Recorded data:
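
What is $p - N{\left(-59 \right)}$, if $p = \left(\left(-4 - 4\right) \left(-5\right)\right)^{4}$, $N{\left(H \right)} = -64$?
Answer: $2560064$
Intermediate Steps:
$p = 2560000$ ($p = \left(\left(-4 - 4\right) \left(-5\right)\right)^{4} = \left(\left(-8\right) \left(-5\right)\right)^{4} = 40^{4} = 2560000$)
$p - N{\left(-59 \right)} = 2560000 - -64 = 2560000 + 64 = 2560064$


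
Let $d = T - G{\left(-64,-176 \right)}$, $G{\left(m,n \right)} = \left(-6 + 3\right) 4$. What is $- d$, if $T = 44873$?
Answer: $-44885$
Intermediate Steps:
$G{\left(m,n \right)} = -12$ ($G{\left(m,n \right)} = \left(-3\right) 4 = -12$)
$d = 44885$ ($d = 44873 - -12 = 44873 + 12 = 44885$)
$- d = \left(-1\right) 44885 = -44885$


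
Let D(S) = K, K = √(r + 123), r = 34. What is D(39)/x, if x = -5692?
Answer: -√157/5692 ≈ -0.0022013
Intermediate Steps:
K = √157 (K = √(34 + 123) = √157 ≈ 12.530)
D(S) = √157
D(39)/x = √157/(-5692) = √157*(-1/5692) = -√157/5692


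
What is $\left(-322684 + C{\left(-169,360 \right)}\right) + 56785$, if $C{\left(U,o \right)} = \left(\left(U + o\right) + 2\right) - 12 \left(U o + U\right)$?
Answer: $466402$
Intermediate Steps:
$C{\left(U,o \right)} = 2 + o - 11 U - 12 U o$ ($C{\left(U,o \right)} = \left(2 + U + o\right) - 12 \left(U + U o\right) = \left(2 + U + o\right) - \left(12 U + 12 U o\right) = 2 + o - 11 U - 12 U o$)
$\left(-322684 + C{\left(-169,360 \right)}\right) + 56785 = \left(-322684 + \left(2 + 360 - -1859 - \left(-2028\right) 360\right)\right) + 56785 = \left(-322684 + \left(2 + 360 + 1859 + 730080\right)\right) + 56785 = \left(-322684 + 732301\right) + 56785 = 409617 + 56785 = 466402$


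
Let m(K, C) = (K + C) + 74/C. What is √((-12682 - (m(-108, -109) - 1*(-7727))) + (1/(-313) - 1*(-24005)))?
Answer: √4439002923358/34117 ≈ 61.755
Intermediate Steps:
m(K, C) = C + K + 74/C (m(K, C) = (C + K) + 74/C = C + K + 74/C)
√((-12682 - (m(-108, -109) - 1*(-7727))) + (1/(-313) - 1*(-24005))) = √((-12682 - ((-109 - 108 + 74/(-109)) - 1*(-7727))) + (1/(-313) - 1*(-24005))) = √((-12682 - ((-109 - 108 + 74*(-1/109)) + 7727)) + (-1/313 + 24005)) = √((-12682 - ((-109 - 108 - 74/109) + 7727)) + 7513564/313) = √((-12682 - (-23727/109 + 7727)) + 7513564/313) = √((-12682 - 1*818516/109) + 7513564/313) = √((-12682 - 818516/109) + 7513564/313) = √(-2200854/109 + 7513564/313) = √(130111174/34117) = √4439002923358/34117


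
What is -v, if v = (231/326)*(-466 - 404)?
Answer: 100485/163 ≈ 616.47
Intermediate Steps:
v = -100485/163 (v = (231*(1/326))*(-870) = (231/326)*(-870) = -100485/163 ≈ -616.47)
-v = -1*(-100485/163) = 100485/163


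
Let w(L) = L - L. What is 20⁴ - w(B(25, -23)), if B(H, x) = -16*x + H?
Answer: 160000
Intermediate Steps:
B(H, x) = H - 16*x
w(L) = 0
20⁴ - w(B(25, -23)) = 20⁴ - 1*0 = 160000 + 0 = 160000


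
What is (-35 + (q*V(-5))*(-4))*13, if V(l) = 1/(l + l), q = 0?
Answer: -455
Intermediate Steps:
V(l) = 1/(2*l)
(-35 + (q*V(-5))*(-4))*13 = (-35 + (0*((½)/(-5)))*(-4))*13 = (-35 + (0*((½)*(-⅕)))*(-4))*13 = (-35 + (0*(-⅒))*(-4))*13 = (-35 + 0*(-4))*13 = (-35 + 0)*13 = -35*13 = -455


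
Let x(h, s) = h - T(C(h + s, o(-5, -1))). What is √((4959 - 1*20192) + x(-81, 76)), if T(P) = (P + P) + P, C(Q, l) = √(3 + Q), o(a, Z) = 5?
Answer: √(-15314 - 3*I*√2) ≈ 0.0171 - 123.75*I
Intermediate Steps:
T(P) = 3*P (T(P) = 2*P + P = 3*P)
x(h, s) = h - 3*√(3 + h + s) (x(h, s) = h - 3*√(3 + (h + s)) = h - 3*√(3 + h + s))
√((4959 - 1*20192) + x(-81, 76)) = √((4959 - 1*20192) + (-81 - 3*√(3 - 81 + 76))) = √((4959 - 20192) + (-81 - 3*I*√2)) = √(-15233 + (-81 - 3*I*√2)) = √(-15314 - 3*I*√2)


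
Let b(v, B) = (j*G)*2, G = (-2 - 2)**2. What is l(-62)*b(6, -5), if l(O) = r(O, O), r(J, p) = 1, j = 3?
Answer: 96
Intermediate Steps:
l(O) = 1
G = 16 (G = (-4)**2 = 16)
b(v, B) = 96 (b(v, B) = (3*16)*2 = 48*2 = 96)
l(-62)*b(6, -5) = 1*96 = 96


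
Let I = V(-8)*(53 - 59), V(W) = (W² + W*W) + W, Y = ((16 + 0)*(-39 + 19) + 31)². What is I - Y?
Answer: -84241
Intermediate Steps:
Y = 83521 (Y = (16*(-20) + 31)² = (-320 + 31)² = (-289)² = 83521)
V(W) = W + 2*W² (V(W) = (W² + W²) + W = 2*W² + W = W + 2*W²)
I = -720 (I = (-8*(1 + 2*(-8)))*(53 - 59) = -8*(1 - 16)*(-6) = -8*(-15)*(-6) = 120*(-6) = -720)
I - Y = -720 - 1*83521 = -720 - 83521 = -84241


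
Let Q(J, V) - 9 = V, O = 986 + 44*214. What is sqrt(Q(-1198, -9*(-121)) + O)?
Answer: 10*sqrt(115) ≈ 107.24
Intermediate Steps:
O = 10402 (O = 986 + 9416 = 10402)
Q(J, V) = 9 + V
sqrt(Q(-1198, -9*(-121)) + O) = sqrt((9 - 9*(-121)) + 10402) = sqrt((9 + 1089) + 10402) = sqrt(1098 + 10402) = sqrt(11500) = 10*sqrt(115)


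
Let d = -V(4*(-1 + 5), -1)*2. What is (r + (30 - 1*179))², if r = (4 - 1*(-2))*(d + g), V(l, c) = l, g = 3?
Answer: 104329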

### What you should do
Your task is an exact transcription of every line above.

### Solution to the problem
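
What is $p - N{\left(-59 \right)}$, if $p = \left(\left(-4 - 4\right) \left(-5\right)\right)^{4}$, $N{\left(H \right)} = -64$?
Answer: $2560064$
Intermediate Steps:
$p = 2560000$ ($p = \left(\left(-4 - 4\right) \left(-5\right)\right)^{4} = \left(\left(-8\right) \left(-5\right)\right)^{4} = 40^{4} = 2560000$)
$p - N{\left(-59 \right)} = 2560000 - -64 = 2560000 + 64 = 2560064$


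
Let $d = T - G{\left(-64,-176 \right)}$, $G{\left(m,n \right)} = \left(-6 + 3\right) 4$. What is $- d$, if $T = 44873$?
Answer: $-44885$
Intermediate Steps:
$G{\left(m,n \right)} = -12$ ($G{\left(m,n \right)} = \left(-3\right) 4 = -12$)
$d = 44885$ ($d = 44873 - -12 = 44873 + 12 = 44885$)
$- d = \left(-1\right) 44885 = -44885$


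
Let D(S) = K, K = √(r + 123), r = 34. What is D(39)/x, if x = -5692?
Answer: -√157/5692 ≈ -0.0022013
Intermediate Steps:
K = √157 (K = √(34 + 123) = √157 ≈ 12.530)
D(S) = √157
D(39)/x = √157/(-5692) = √157*(-1/5692) = -√157/5692


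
What is $\left(-322684 + C{\left(-169,360 \right)}\right) + 56785$, if $C{\left(U,o \right)} = \left(\left(U + o\right) + 2\right) - 12 \left(U o + U\right)$?
Answer: $466402$
Intermediate Steps:
$C{\left(U,o \right)} = 2 + o - 11 U - 12 U o$ ($C{\left(U,o \right)} = \left(2 + U + o\right) - 12 \left(U + U o\right) = \left(2 + U + o\right) - \left(12 U + 12 U o\right) = 2 + o - 11 U - 12 U o$)
$\left(-322684 + C{\left(-169,360 \right)}\right) + 56785 = \left(-322684 + \left(2 + 360 - -1859 - \left(-2028\right) 360\right)\right) + 56785 = \left(-322684 + \left(2 + 360 + 1859 + 730080\right)\right) + 56785 = \left(-322684 + 732301\right) + 56785 = 409617 + 56785 = 466402$


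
Let m(K, C) = (K + C) + 74/C. What is √((-12682 - (m(-108, -109) - 1*(-7727))) + (1/(-313) - 1*(-24005)))?
Answer: √4439002923358/34117 ≈ 61.755
Intermediate Steps:
m(K, C) = C + K + 74/C (m(K, C) = (C + K) + 74/C = C + K + 74/C)
√((-12682 - (m(-108, -109) - 1*(-7727))) + (1/(-313) - 1*(-24005))) = √((-12682 - ((-109 - 108 + 74/(-109)) - 1*(-7727))) + (1/(-313) - 1*(-24005))) = √((-12682 - ((-109 - 108 + 74*(-1/109)) + 7727)) + (-1/313 + 24005)) = √((-12682 - ((-109 - 108 - 74/109) + 7727)) + 7513564/313) = √((-12682 - (-23727/109 + 7727)) + 7513564/313) = √((-12682 - 1*818516/109) + 7513564/313) = √((-12682 - 818516/109) + 7513564/313) = √(-2200854/109 + 7513564/313) = √(130111174/34117) = √4439002923358/34117


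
What is -v, if v = (231/326)*(-466 - 404)?
Answer: 100485/163 ≈ 616.47
Intermediate Steps:
v = -100485/163 (v = (231*(1/326))*(-870) = (231/326)*(-870) = -100485/163 ≈ -616.47)
-v = -1*(-100485/163) = 100485/163


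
Let w(L) = L - L. What is 20⁴ - w(B(25, -23)), if B(H, x) = -16*x + H?
Answer: 160000
Intermediate Steps:
B(H, x) = H - 16*x
w(L) = 0
20⁴ - w(B(25, -23)) = 20⁴ - 1*0 = 160000 + 0 = 160000


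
What is (-35 + (q*V(-5))*(-4))*13, if V(l) = 1/(l + l), q = 0?
Answer: -455
Intermediate Steps:
V(l) = 1/(2*l)
(-35 + (q*V(-5))*(-4))*13 = (-35 + (0*((½)/(-5)))*(-4))*13 = (-35 + (0*((½)*(-⅕)))*(-4))*13 = (-35 + (0*(-⅒))*(-4))*13 = (-35 + 0*(-4))*13 = (-35 + 0)*13 = -35*13 = -455


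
Let x(h, s) = h - T(C(h + s, o(-5, -1))). What is √((4959 - 1*20192) + x(-81, 76)), if T(P) = (P + P) + P, C(Q, l) = √(3 + Q), o(a, Z) = 5?
Answer: √(-15314 - 3*I*√2) ≈ 0.0171 - 123.75*I
Intermediate Steps:
T(P) = 3*P (T(P) = 2*P + P = 3*P)
x(h, s) = h - 3*√(3 + h + s) (x(h, s) = h - 3*√(3 + (h + s)) = h - 3*√(3 + h + s))
√((4959 - 1*20192) + x(-81, 76)) = √((4959 - 1*20192) + (-81 - 3*√(3 - 81 + 76))) = √((4959 - 20192) + (-81 - 3*I*√2)) = √(-15233 + (-81 - 3*I*√2)) = √(-15314 - 3*I*√2)


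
Let b(v, B) = (j*G)*2, G = (-2 - 2)**2. What is l(-62)*b(6, -5), if l(O) = r(O, O), r(J, p) = 1, j = 3?
Answer: 96
Intermediate Steps:
l(O) = 1
G = 16 (G = (-4)**2 = 16)
b(v, B) = 96 (b(v, B) = (3*16)*2 = 48*2 = 96)
l(-62)*b(6, -5) = 1*96 = 96


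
Let I = V(-8)*(53 - 59), V(W) = (W² + W*W) + W, Y = ((16 + 0)*(-39 + 19) + 31)². What is I - Y?
Answer: -84241
Intermediate Steps:
Y = 83521 (Y = (16*(-20) + 31)² = (-320 + 31)² = (-289)² = 83521)
V(W) = W + 2*W² (V(W) = (W² + W²) + W = 2*W² + W = W + 2*W²)
I = -720 (I = (-8*(1 + 2*(-8)))*(53 - 59) = -8*(1 - 16)*(-6) = -8*(-15)*(-6) = 120*(-6) = -720)
I - Y = -720 - 1*83521 = -720 - 83521 = -84241


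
Let Q(J, V) - 9 = V, O = 986 + 44*214. What is sqrt(Q(-1198, -9*(-121)) + O)?
Answer: 10*sqrt(115) ≈ 107.24
Intermediate Steps:
O = 10402 (O = 986 + 9416 = 10402)
Q(J, V) = 9 + V
sqrt(Q(-1198, -9*(-121)) + O) = sqrt((9 - 9*(-121)) + 10402) = sqrt((9 + 1089) + 10402) = sqrt(1098 + 10402) = sqrt(11500) = 10*sqrt(115)


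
Let d = -V(4*(-1 + 5), -1)*2. What is (r + (30 - 1*179))², if r = (4 - 1*(-2))*(d + g), V(l, c) = l, g = 3?
Answer: 104329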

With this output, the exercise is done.